Exercise details:
Each record below should appear again exactly as written.

[Data provided — start]

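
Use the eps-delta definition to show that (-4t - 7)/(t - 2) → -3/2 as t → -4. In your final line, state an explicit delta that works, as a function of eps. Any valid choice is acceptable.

Fix eps > 0. We want delta > 0 with 0 < |t + 4| < delta ⇒ |(-4t - 7)/(t - 2) + 3/2| < eps.
Combining over a common denominator, (-4t - 7)/(t - 2) + 3/2 = [(-4t - 7)·(-6) − 9·(t - 2)] / [(-6)·(t - 2)] = 15(t + 4) / ((-6)(t - 2)).
So |(-4t - 7)/(t - 2) + 3/2| = 15|t + 4| / (6·|t − 2|).
Restrict delta ≤ 3. Then |t + 4| < 3 gives |t − 2| = |(t + 4) + (-6)| ≥ 6 − 3 = 3.
Hence |(-4t - 7)/(t - 2) + 3/2| < 15|t + 4|/(6·3) = (5/6)|t + 4|, which is < eps once |t + 4| < (6/5)eps.
Take delta = min(3, (6/5)eps). Then 0 < |t + 4| < delta forces both bounds, so |(-4t - 7)/(t - 2) + 3/2| < eps.

delta = min(3, (6/5)eps)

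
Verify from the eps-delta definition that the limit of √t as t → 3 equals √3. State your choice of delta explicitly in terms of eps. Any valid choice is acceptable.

Suppose eps > 0. We want delta > 0 such that 0 < |t − 3| < delta implies |√t − √3| < eps.
Multiplying by the conjugate, |√t − √3| = |t − 3|/(√t + √3).
Restrict delta ≤ 3 so that |t − 3| < 3 forces t > 0, and then √t + √3 > √3.
Hence |√t − √3| < |t − 3|/√3, which is < eps once |t − 3| < √3·eps.
Take delta = min(3, √3·eps). If 0 < |t − 3| < delta then t > 0 and |√t − √3| < |t − 3|/√3 < eps.

delta = min(3, √3·eps)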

[Data provided — finish]

Answer for the task:
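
Use the eps-delta definition to show that (-4t - 7)/(t - 2) → -3/2 as t → -4. In your final line, state an explicit delta that works, as a function of eps. Any valid choice is acceptable.

Fix eps > 0. We want delta > 0 with 0 < |t + 4| < delta ⇒ |(-4t - 7)/(t - 2) + 3/2| < eps.
Combining over a common denominator, (-4t - 7)/(t - 2) + 3/2 = [(-4t - 7)·(-6) − 9·(t - 2)] / [(-6)·(t - 2)] = 15(t + 4) / ((-6)(t - 2)).
So |(-4t - 7)/(t - 2) + 3/2| = 15|t + 4| / (6·|t − 2|).
Restrict delta ≤ 3. Then |t + 4| < 3 gives |t − 2| = |(t + 4) + (-6)| ≥ 6 − 3 = 3.
Hence |(-4t - 7)/(t - 2) + 3/2| < 15|t + 4|/(6·3) = (5/6)|t + 4|, which is < eps once |t + 4| < (6/5)eps.
Take delta = min(3, (6/5)eps). Then 0 < |t + 4| < delta forces both bounds, so |(-4t - 7)/(t - 2) + 3/2| < eps.

delta = min(3, (6/5)eps)

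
Verify from the eps-delta definition that the limit of √t as t → 3 equals √3. State your choice of delta explicitly in terms of eps. Any valid choice is acceptable.

Suppose eps > 0. We want delta > 0 such that 0 < |t − 3| < delta implies |√t − √3| < eps.
Multiplying by the conjugate, |√t − √3| = |t − 3|/(√t + √3).
Restrict delta ≤ 3 so that |t − 3| < 3 forces t > 0, and then √t + √3 > √3.
Hence |√t − √3| < |t − 3|/√3, which is < eps once |t − 3| < √3·eps.
Take delta = min(3, √3·eps). If 0 < |t − 3| < delta then t > 0 and |√t − √3| < |t − 3|/√3 < eps.

delta = min(3, √3·eps)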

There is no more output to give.